====== Data provided

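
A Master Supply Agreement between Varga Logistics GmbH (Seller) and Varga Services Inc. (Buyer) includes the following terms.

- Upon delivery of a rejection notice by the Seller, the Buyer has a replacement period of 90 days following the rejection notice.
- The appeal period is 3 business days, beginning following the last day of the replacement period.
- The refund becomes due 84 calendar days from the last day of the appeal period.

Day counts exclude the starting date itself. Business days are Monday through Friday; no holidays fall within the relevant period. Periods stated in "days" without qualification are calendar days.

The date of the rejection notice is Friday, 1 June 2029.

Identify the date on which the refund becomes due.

The last day of the replacement period: 1 June 2029 + 90 days = 30 August 2029.
The last day of the appeal period: 3 business days after Thursday, 30 August 2029, skipping weekends — Aug 31, Sep 3, Sep 4 — lands on Tuesday, 4 September 2029.
Adding 84 calendar days to 4 September 2029 gives 27 November 2029, which is the date on which the refund becomes due.

27 November 2029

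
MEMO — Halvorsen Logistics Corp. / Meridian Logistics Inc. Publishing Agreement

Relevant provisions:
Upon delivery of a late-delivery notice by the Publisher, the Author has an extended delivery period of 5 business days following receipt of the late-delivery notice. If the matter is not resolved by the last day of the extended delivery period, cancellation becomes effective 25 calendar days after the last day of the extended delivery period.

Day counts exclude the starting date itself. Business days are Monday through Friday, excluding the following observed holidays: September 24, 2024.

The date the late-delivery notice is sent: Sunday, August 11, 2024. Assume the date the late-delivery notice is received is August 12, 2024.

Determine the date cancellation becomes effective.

The last day of the extended delivery period: 5 business days after Monday, August 12, 2024, skipping weekends — Aug 13, Aug 14, Aug 15, Aug 16, Aug 19 — lands on Monday, August 19, 2024.
The date cancellation becomes effective: 25 calendar days after August 19, 2024 is September 13, 2024.

September 13, 2024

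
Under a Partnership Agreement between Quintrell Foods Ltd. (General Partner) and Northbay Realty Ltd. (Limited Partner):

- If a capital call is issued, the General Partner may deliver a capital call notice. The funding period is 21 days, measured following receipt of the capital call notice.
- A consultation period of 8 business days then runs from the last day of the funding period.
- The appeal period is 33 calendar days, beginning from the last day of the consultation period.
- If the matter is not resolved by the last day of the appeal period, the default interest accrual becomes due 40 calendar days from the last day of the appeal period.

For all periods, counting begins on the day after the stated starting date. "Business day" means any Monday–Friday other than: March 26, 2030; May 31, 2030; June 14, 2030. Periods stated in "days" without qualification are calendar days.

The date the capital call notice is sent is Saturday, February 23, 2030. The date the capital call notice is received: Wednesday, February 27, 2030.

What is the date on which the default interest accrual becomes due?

The last day of the funding period: 21 calendar days after February 27, 2030 is March 20, 2030.
The last day of the consultation period: 8 business days after Wednesday, March 20, 2030, skipping weekends and the listed holiday on Mar 26 — Mar 21, Mar 22, Mar 25, Mar 27, Mar 28, Mar 29, Apr 1, Apr 2 — lands on Tuesday, April 2, 2030.
The last day of the appeal period: 33 calendar days after April 2, 2030 is May 5, 2030.
The date on which the default interest accrual becomes due: 40 calendar days after May 5, 2030 is June 14, 2030.

June 14, 2030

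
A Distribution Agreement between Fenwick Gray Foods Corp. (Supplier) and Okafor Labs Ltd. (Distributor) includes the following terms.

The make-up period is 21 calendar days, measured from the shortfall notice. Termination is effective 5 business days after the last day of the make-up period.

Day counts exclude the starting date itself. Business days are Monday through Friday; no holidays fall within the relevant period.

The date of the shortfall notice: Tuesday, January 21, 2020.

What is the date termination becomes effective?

February 18, 2020

The last day of the make-up period: 21 calendar days after January 21, 2020 is February 11, 2020.
The date termination becomes effective: counting 5 business days from Tuesday, February 11, 2020 (Feb 12, Feb 13, Feb 14, Feb 17, Feb 18, skipping weekends) reaches Tuesday, February 18, 2020.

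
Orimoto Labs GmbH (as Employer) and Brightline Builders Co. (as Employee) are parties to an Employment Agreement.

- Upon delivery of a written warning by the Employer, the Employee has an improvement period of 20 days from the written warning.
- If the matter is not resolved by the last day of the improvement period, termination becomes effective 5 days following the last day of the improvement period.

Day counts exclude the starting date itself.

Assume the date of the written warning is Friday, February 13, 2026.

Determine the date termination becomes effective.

March 10, 2026

Adding 20 calendar days to February 13, 2026 gives March 5, 2026, which is the last day of the improvement period.
Adding 5 calendar days to March 5, 2026 gives March 10, 2026, which is the date termination becomes effective.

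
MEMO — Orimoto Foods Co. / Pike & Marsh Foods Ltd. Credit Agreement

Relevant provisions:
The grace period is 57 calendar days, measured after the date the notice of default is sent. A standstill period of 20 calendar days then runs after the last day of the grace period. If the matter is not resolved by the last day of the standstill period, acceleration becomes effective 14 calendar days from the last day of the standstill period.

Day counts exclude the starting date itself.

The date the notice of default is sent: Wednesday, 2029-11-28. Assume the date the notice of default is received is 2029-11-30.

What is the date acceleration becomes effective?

2030-02-27

The last day of the grace period: 57 calendar days after 2029-11-28 is 2030-01-24.
The last day of the standstill period: 2030-01-24 + 20 days = 2030-02-13.
Adding 14 calendar days to 2030-02-13 gives 2030-02-27, which is the date acceleration becomes effective.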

============

## Problem description
Among the entries above, which lines include "Logistics"? List them all.

## Exercise solution
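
A Master Supply Agreement between Varga Logistics GmbH (Seller) and Varga Services Inc. (Buyer) includes the following terms.
MEMO — Halvorsen Logistics Corp. / Meridian Logistics Inc. Publishing Agreement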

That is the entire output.